── DATA SHOWN ──

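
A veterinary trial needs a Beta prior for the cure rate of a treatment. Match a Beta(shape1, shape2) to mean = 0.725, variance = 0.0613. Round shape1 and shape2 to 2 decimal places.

Let s = shape1+shape2. The Beta variance is μ(1−μ)/(s+1).
So s+1 = μ(1−μ)/σ² = (0.725×0.275)/0.0613 = 0.199375/0.0613 = 3.2524, giving s = 2.2524.
Then shape1 = μs = 0.725×2.2524 = 1.63 and shape2 = (1−μ)s = 0.275×2.2524 = 0.62.

shape1 = 1.63, shape2 = 0.62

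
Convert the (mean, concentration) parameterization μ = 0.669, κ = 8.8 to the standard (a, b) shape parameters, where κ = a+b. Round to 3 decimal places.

a = 5.887, b = 2.913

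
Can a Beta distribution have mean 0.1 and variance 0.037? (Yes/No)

A Beta with mean μ has variance μ(1−μ)/(α+β+1) < μ(1−μ).
Here μ(1−μ) = 0.1×0.9 = 0.09, and 0.037 < 0.09.

Yes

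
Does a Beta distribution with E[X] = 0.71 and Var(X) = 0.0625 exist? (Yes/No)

For any Beta, Var(X) < E[X]·(1−E[X]).
Here μ(1−μ) = 0.71×0.29 = 0.2059, and 0.0625 < 0.2059.

Yes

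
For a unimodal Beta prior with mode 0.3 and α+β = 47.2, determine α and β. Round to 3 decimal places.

α = 14.560, β = 32.640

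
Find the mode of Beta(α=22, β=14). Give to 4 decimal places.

With α,β > 1, mode = (α−1)/(α+β−2) = 21/34 = 0.6176.

0.6176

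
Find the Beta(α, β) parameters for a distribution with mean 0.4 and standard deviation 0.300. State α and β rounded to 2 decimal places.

α = 0.67, β = 1.00

Variance = 0.300² = 0.090000. The moment-matching identity α+β = μ(1−μ)/Var − 1 gives
α+β = 0.24/0.090000 − 1 = 1.6667, so α = μ·1.6667 = 0.67 and β = (1−μ)·1.6667 = 1.00.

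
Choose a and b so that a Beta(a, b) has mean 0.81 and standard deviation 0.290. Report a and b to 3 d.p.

First σ² = 0.084100. Setting a = μn, b = (1−μ)n with n = a+b,
μ(1−μ)/(n+1) = 0.084100 ⇒ n+1 = 0.1539/0.084100 = 1.8300 ⇒ n = 0.8300.
Hence a = 0.81×0.8300 = 0.672, b = 0.19×0.8300 = 0.158.

a = 0.672, b = 0.158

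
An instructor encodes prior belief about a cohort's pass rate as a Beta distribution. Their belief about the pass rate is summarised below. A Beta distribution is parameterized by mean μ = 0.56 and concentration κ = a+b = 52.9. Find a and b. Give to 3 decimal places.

a = 29.624, b = 23.276

Split κ in proportion μ : (1−μ): a = 0.56·52.9 = 29.624, b = 52.9 − 29.624 = 23.276.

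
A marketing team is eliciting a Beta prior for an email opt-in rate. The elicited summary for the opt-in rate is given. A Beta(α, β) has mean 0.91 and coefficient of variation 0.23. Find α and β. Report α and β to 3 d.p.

Var = (CV·μ)² = (0.23×0.91)² = 0.043806.
α+β = μ(1−μ)/Var − 1 = 0.0819/0.043806 − 1 = 0.8696.
Thus α = 0.91·0.8696 = 0.791 and β = 0.09·0.8696 = 0.078.

α = 0.791, β = 0.078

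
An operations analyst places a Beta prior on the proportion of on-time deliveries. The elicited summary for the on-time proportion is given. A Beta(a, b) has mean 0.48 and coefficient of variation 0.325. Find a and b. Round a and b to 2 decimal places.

Var = (CV·μ)² = (0.325×0.48)² = 0.024336.
a+b = μ(1−μ)/Var − 1 = 0.2496/0.024336 − 1 = 9.2564.
Thus a = 0.48·9.2564 = 4.44 and b = 0.52·9.2564 = 4.81.

a = 4.44, b = 4.81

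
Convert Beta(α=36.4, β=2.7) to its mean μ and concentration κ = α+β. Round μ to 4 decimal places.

κ = α+β = 36.4+2.7 = 39.1; μ = α/κ = 36.4/39.1 = 0.9309.

μ = 0.9309, κ = 39.1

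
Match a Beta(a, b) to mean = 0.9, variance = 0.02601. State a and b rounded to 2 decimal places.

By moment matching, a+b = μ(1−μ)/σ² − 1 = (0.9·0.1)/0.02601 − 1 = 3.4602 − 1 = 2.4602.
Since a/(a+b) = μ, a = 0.9·2.4602 = 2.21 and b = 0.1·2.4602 = 0.25.

a = 2.21, b = 0.25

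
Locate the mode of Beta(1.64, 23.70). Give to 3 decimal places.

0.027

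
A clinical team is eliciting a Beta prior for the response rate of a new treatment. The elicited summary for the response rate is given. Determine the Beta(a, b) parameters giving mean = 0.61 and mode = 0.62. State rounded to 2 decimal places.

Let s = a+b. Mean gives a = μs = 0.61s; mode gives (a−1)/(s−2) = 0.62.
Substituting: 0.61s − 1 = 0.62(s−2) = 0.62s − 1.24, so -0.01s = -0.24 and s = 24.0000.
Then a = 0.61×24.0000 = 14.64 and b = s−a = 9.36.

a = 14.64, b = 9.36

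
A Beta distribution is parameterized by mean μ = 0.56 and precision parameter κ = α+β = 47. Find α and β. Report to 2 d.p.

α = 26.32, β = 20.68

Split κ in proportion μ : (1−μ): α = 0.56·47 = 26.32, β = 47 − 26.32 = 20.68.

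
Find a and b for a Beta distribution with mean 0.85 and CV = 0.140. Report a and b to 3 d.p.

a = 6.803, b = 1.201

Var = (CV·μ)² = (0.140×0.85)² = 0.014161.
a+b = μ(1−μ)/Var − 1 = 0.1275/0.014161 − 1 = 8.0036.
Thus a = 0.85·8.0036 = 6.803 and b = 0.15·8.0036 = 1.201.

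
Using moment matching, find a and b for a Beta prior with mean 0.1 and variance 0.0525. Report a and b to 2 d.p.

a = 0.07, b = 0.64

Write ν = a+b; then a = μν and Var = μ(1−μ)/(ν+1).
ν = μ(1−μ)/Var − 1 = 0.09/0.0525 − 1 = 0.7143.
a = 0.1·0.7143 = 0.07, b = 0.9·0.7143 = 0.64.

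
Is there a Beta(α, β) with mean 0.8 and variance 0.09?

Yes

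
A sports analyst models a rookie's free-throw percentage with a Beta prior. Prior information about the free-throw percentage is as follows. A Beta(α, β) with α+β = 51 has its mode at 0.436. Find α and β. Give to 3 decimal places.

α = 22.364, β = 28.636

For α,β>1 the mode is (α−1)/(α+β−2), so α = mode·(κ−2)+1 = 0.436×49+1 = 22.364.
And β = (1−mode)·(κ−2)+1 = 0.564×49+1 = 28.636.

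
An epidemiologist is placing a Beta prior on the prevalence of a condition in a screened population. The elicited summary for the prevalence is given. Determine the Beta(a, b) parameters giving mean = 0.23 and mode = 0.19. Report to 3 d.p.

Let s = a+b. Mean gives a = μs = 0.23s; mode gives (a−1)/(s−2) = 0.19.
Substituting: 0.23s − 1 = 0.19(s−2) = 0.19s − 0.38, so 0.04s = 0.62 and s = 15.5000.
Then a = 0.23×15.5000 = 3.565 and b = s−a = 11.935.

a = 3.565, b = 11.935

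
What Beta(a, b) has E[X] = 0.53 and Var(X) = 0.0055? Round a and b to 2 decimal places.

Write ν = a+b; then a = μν and Var = μ(1−μ)/(ν+1).
ν = μ(1−μ)/Var − 1 = 0.2491/0.0055 − 1 = 44.2909.
a = 0.53·44.2909 = 23.47, b = 0.47·44.2909 = 20.82.

a = 23.47, b = 20.82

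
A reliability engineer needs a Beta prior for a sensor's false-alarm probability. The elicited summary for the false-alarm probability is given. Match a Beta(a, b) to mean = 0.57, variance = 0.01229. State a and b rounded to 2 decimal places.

Write ν = a+b; then a = μν and Var = μ(1−μ)/(ν+1).
ν = μ(1−μ)/Var − 1 = 0.2451/0.01229 − 1 = 18.9430.
a = 0.57·18.9430 = 10.80, b = 0.43·18.9430 = 8.15.

a = 10.80, b = 8.15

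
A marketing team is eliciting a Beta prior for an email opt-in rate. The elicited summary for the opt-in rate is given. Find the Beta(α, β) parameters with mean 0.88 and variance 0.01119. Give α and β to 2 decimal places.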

───

◆ **YOUR ASSIGNMENT**
Output, and output only, the lines from the one containing "What Beta(a, b)" through the last line of the data above.

◆ **COMPLETED TASK**
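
What Beta(a, b) has E[X] = 0.53 and Var(X) = 0.0055? Round a and b to 2 decimal places.

Write ν = a+b; then a = μν and Var = μ(1−μ)/(ν+1).
ν = μ(1−μ)/Var − 1 = 0.2491/0.0055 − 1 = 44.2909.
a = 0.53·44.2909 = 23.47, b = 0.47·44.2909 = 20.82.

a = 23.47, b = 20.82

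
A reliability engineer needs a Beta prior for a sensor's false-alarm probability. The elicited summary for the false-alarm probability is given. Match a Beta(a, b) to mean = 0.57, variance = 0.01229. State a and b rounded to 2 decimal places.

Write ν = a+b; then a = μν and Var = μ(1−μ)/(ν+1).
ν = μ(1−μ)/Var − 1 = 0.2451/0.01229 − 1 = 18.9430.
a = 0.57·18.9430 = 10.80, b = 0.43·18.9430 = 8.15.

a = 10.80, b = 8.15

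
A marketing team is eliciting a Beta prior for an email opt-in rate. The elicited summary for the opt-in rate is given. Find the Beta(α, β) parameters with mean 0.88 and variance 0.01119. Give α and β to 2 decimal places.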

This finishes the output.